> [WHAT NEEDS TO BE DONE]: Repeat the whole listing exactly as it appears.

───── DATASET EXCERPTS ─────

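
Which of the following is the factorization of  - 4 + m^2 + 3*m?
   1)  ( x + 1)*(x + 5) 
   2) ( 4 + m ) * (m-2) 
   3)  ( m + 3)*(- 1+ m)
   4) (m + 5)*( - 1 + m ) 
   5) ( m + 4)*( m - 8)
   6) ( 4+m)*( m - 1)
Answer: 6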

─────

> [RESPONSE FOR THIS EXERCISE]:
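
Which of the following is the factorization of  - 4 + m^2 + 3*m?
   1)  ( x + 1)*(x + 5) 
   2) ( 4 + m ) * (m-2) 
   3)  ( m + 3)*(- 1+ m)
   4) (m + 5)*( - 1 + m ) 
   5) ( m + 4)*( m - 8)
   6) ( 4+m)*( m - 1)
Answer: 6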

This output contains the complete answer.